[Start of section]

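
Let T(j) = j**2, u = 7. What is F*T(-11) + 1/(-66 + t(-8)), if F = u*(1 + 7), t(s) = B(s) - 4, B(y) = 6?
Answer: 433663/64 ≈ 6776.0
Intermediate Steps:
t(s) = 2 (t(s) = 6 - 4 = 2)
F = 56 (F = 7*(1 + 7) = 7*8 = 56)
F*T(-11) + 1/(-66 + t(-8)) = 56*(-11)**2 + 1/(-66 + 2) = 56*121 + 1/(-64) = 6776 - 1/64 = 433663/64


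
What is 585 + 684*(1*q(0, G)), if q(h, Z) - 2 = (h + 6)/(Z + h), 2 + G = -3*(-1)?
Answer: 6057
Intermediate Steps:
G = 1 (G = -2 - 3*(-1) = -2 + 3 = 1)
q(h, Z) = 2 + (6 + h)/(Z + h) (q(h, Z) = 2 + (h + 6)/(Z + h) = 2 + (6 + h)/(Z + h))
585 + 684*(1*q(0, G)) = 585 + 684*(1*((6 + 2*1 + 3*0)/(1 + 0))) = 585 + 684*(1*((6 + 2 + 0)/1)) = 585 + 684*(1*(1*8)) = 585 + 684*(1*8) = 585 + 684*8 = 585 + 5472 = 6057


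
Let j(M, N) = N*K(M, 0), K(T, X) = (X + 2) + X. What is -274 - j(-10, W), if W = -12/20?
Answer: -1364/5 ≈ -272.80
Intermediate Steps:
K(T, X) = 2 + 2*X (K(T, X) = (2 + X) + X = 2 + 2*X)
W = -⅗ (W = -12*1/20 = -⅗ ≈ -0.60000)
j(M, N) = 2*N (j(M, N) = N*(2 + 2*0) = N*(2 + 0) = N*2 = 2*N)
-274 - j(-10, W) = -274 - 2*(-3)/5 = -274 - 1*(-6/5) = -274 + 6/5 = -1364/5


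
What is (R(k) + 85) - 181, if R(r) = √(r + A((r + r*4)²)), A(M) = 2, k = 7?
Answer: -93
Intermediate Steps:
R(r) = √(2 + r) (R(r) = √(r + 2) = √(2 + r))
(R(k) + 85) - 181 = (√(2 + 7) + 85) - 181 = (√9 + 85) - 181 = (3 + 85) - 181 = 88 - 181 = -93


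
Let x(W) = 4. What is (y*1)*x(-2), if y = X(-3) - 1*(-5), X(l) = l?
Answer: 8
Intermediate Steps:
y = 2 (y = -3 - 1*(-5) = -3 + 5 = 2)
(y*1)*x(-2) = (2*1)*4 = 2*4 = 8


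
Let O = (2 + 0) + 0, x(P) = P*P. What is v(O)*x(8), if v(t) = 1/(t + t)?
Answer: 16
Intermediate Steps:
x(P) = P**2
O = 2 (O = 2 + 0 = 2)
v(t) = 1/(2*t)
v(O)*x(8) = ((1/2)/2)*8**2 = ((1/2)*(1/2))*64 = (1/4)*64 = 16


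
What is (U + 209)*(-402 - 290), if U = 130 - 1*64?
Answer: -190300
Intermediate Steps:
U = 66 (U = 130 - 64 = 66)
(U + 209)*(-402 - 290) = (66 + 209)*(-402 - 290) = 275*(-692) = -190300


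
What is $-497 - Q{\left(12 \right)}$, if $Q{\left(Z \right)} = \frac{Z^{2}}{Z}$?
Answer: $-509$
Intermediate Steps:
$Q{\left(Z \right)} = Z$
$-497 - Q{\left(12 \right)} = -497 - 12 = -509$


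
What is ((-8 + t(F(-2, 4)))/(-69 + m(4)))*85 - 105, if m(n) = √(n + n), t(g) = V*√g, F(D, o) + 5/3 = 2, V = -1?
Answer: -452145/4753 + 170*√6/14259 + 1360*√2/4753 + 1955*√3/4753 ≈ -93.982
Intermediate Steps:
F(D, o) = ⅓ (F(D, o) = -5/3 + 2 = ⅓)
t(g) = -√g
m(n) = √2*√n (m(n) = √(2*n) = √2*√n)
((-8 + t(F(-2, 4)))/(-69 + m(4)))*85 - 105 = ((-8 - √(⅓))/(-69 + √2*√4))*85 - 105 = ((-8 - √3/3)/(-69 + √2*2))*85 - 105 = ((-8 - √3/3)/(-69 + 2*√2))*85 - 105 = 85*(-8 - √3/3)/(-69 + 2*√2) - 105 = -105 + 85*(-8 - √3/3)/(-69 + 2*√2)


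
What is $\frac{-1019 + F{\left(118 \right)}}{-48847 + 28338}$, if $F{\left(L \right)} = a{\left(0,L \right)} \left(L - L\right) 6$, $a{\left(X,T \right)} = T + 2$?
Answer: $\frac{1019}{20509} \approx 0.049685$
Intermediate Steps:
$a{\left(X,T \right)} = 2 + T$
$F{\left(L \right)} = 0$ ($F{\left(L \right)} = \left(2 + L\right) \left(L - L\right) 6 = \left(2 + L\right) 0 \cdot 6 = 0 \cdot 6 = 0$)
$\frac{-1019 + F{\left(118 \right)}}{-48847 + 28338} = \frac{-1019 + 0}{-48847 + 28338} = - \frac{1019}{-20509} = \left(-1019\right) \left(- \frac{1}{20509}\right) = \frac{1019}{20509}$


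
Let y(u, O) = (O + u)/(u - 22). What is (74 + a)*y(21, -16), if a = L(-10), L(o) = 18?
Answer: -460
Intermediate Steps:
y(u, O) = (O + u)/(-22 + u)
a = 18
(74 + a)*y(21, -16) = (74 + 18)*((-16 + 21)/(-22 + 21)) = 92*(5/(-1)) = 92*(-1*5) = 92*(-5) = -460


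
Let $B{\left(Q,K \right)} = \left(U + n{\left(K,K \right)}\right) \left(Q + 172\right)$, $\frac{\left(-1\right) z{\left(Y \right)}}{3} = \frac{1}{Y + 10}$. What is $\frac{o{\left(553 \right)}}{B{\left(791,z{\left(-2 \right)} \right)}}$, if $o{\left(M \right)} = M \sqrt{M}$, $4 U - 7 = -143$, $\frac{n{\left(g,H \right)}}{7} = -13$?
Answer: $- \frac{553 \sqrt{553}}{120375} \approx -0.10803$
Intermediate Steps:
$n{\left(g,H \right)} = -91$ ($n{\left(g,H \right)} = 7 \left(-13\right) = -91$)
$z{\left(Y \right)} = - \frac{3}{10 + Y}$ ($z{\left(Y \right)} = - \frac{3}{Y + 10} = - \frac{3}{10 + Y}$)
$U = -34$ ($U = \frac{7}{4} + \frac{1}{4} \left(-143\right) = \frac{7}{4} - \frac{143}{4} = -34$)
$B{\left(Q,K \right)} = -21500 - 125 Q$ ($B{\left(Q,K \right)} = \left(-34 - 91\right) \left(Q + 172\right) = - 125 \left(172 + Q\right) = -21500 - 125 Q$)
$o{\left(M \right)} = M^{\frac{3}{2}}$
$\frac{o{\left(553 \right)}}{B{\left(791,z{\left(-2 \right)} \right)}} = \frac{553^{\frac{3}{2}}}{-21500 - 98875} = \frac{553 \sqrt{553}}{-21500 - 98875} = \frac{553 \sqrt{553}}{-120375} = 553 \sqrt{553} \left(- \frac{1}{120375}\right) = - \frac{553 \sqrt{553}}{120375}$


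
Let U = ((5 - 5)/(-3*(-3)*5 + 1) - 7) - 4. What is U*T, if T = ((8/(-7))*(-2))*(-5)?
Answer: 880/7 ≈ 125.71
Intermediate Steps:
T = -80/7 (T = ((8*(-⅐))*(-2))*(-5) = -8/7*(-2)*(-5) = (16/7)*(-5) = -80/7 ≈ -11.429)
U = -11 (U = (0/(9*5 + 1) - 7) - 4 = (0/(45 + 1) - 7) - 4 = (0/46 - 7) - 4 = (0*(1/46) - 7) - 4 = (0 - 7) - 4 = -7 - 4 = -11)
U*T = -11*(-80/7) = 880/7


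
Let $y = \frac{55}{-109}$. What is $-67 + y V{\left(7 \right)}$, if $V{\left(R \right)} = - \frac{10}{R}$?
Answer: $- \frac{50571}{763} \approx -66.279$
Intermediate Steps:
$y = - \frac{55}{109}$ ($y = 55 \left(- \frac{1}{109}\right) = - \frac{55}{109} \approx -0.50459$)
$-67 + y V{\left(7 \right)} = -67 - \frac{55 \left(- \frac{10}{7}\right)}{109} = -67 - \frac{55 \left(\left(-10\right) \frac{1}{7}\right)}{109} = -67 - - \frac{550}{763} = -67 + \frac{550}{763} = - \frac{50571}{763}$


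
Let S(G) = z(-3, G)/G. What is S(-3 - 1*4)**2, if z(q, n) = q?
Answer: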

[End of section]

Would you copy, word for word, only the lines from the start of the listing to the one that contains "What is ((-8", both included?

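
Let T(j) = j**2, u = 7. What is F*T(-11) + 1/(-66 + t(-8)), if F = u*(1 + 7), t(s) = B(s) - 4, B(y) = 6?
Answer: 433663/64 ≈ 6776.0
Intermediate Steps:
t(s) = 2 (t(s) = 6 - 4 = 2)
F = 56 (F = 7*(1 + 7) = 7*8 = 56)
F*T(-11) + 1/(-66 + t(-8)) = 56*(-11)**2 + 1/(-66 + 2) = 56*121 + 1/(-64) = 6776 - 1/64 = 433663/64


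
What is 585 + 684*(1*q(0, G)), if q(h, Z) - 2 = (h + 6)/(Z + h), 2 + G = -3*(-1)?
Answer: 6057
Intermediate Steps:
G = 1 (G = -2 - 3*(-1) = -2 + 3 = 1)
q(h, Z) = 2 + (6 + h)/(Z + h) (q(h, Z) = 2 + (h + 6)/(Z + h) = 2 + (6 + h)/(Z + h))
585 + 684*(1*q(0, G)) = 585 + 684*(1*((6 + 2*1 + 3*0)/(1 + 0))) = 585 + 684*(1*((6 + 2 + 0)/1)) = 585 + 684*(1*(1*8)) = 585 + 684*(1*8) = 585 + 684*8 = 585 + 5472 = 6057


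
Let j(M, N) = N*K(M, 0), K(T, X) = (X + 2) + X. What is -274 - j(-10, W), if W = -12/20?
Answer: -1364/5 ≈ -272.80
Intermediate Steps:
K(T, X) = 2 + 2*X (K(T, X) = (2 + X) + X = 2 + 2*X)
W = -⅗ (W = -12*1/20 = -⅗ ≈ -0.60000)
j(M, N) = 2*N (j(M, N) = N*(2 + 2*0) = N*(2 + 0) = N*2 = 2*N)
-274 - j(-10, W) = -274 - 2*(-3)/5 = -274 - 1*(-6/5) = -274 + 6/5 = -1364/5


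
What is (R(k) + 85) - 181, if R(r) = √(r + A((r + r*4)²)), A(M) = 2, k = 7?
Answer: -93
Intermediate Steps:
R(r) = √(2 + r) (R(r) = √(r + 2) = √(2 + r))
(R(k) + 85) - 181 = (√(2 + 7) + 85) - 181 = (√9 + 85) - 181 = (3 + 85) - 181 = 88 - 181 = -93


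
Let x(W) = 4. What is (y*1)*x(-2), if y = X(-3) - 1*(-5), X(l) = l?
Answer: 8
Intermediate Steps:
y = 2 (y = -3 - 1*(-5) = -3 + 5 = 2)
(y*1)*x(-2) = (2*1)*4 = 2*4 = 8


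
Let O = (2 + 0) + 0, x(P) = P*P. What is v(O)*x(8), if v(t) = 1/(t + t)?
Answer: 16
Intermediate Steps:
x(P) = P**2
O = 2 (O = 2 + 0 = 2)
v(t) = 1/(2*t)
v(O)*x(8) = ((1/2)/2)*8**2 = ((1/2)*(1/2))*64 = (1/4)*64 = 16


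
What is (U + 209)*(-402 - 290), if U = 130 - 1*64?
Answer: -190300
Intermediate Steps:
U = 66 (U = 130 - 64 = 66)
(U + 209)*(-402 - 290) = (66 + 209)*(-402 - 290) = 275*(-692) = -190300


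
What is $-497 - Q{\left(12 \right)}$, if $Q{\left(Z \right)} = \frac{Z^{2}}{Z}$?
Answer: $-509$
Intermediate Steps:
$Q{\left(Z \right)} = Z$
$-497 - Q{\left(12 \right)} = -497 - 12 = -509$


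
What is ((-8 + t(F(-2, 4)))/(-69 + m(4)))*85 - 105, if m(n) = √(n + n), t(g) = V*√g, F(D, o) + 5/3 = 2, V = -1?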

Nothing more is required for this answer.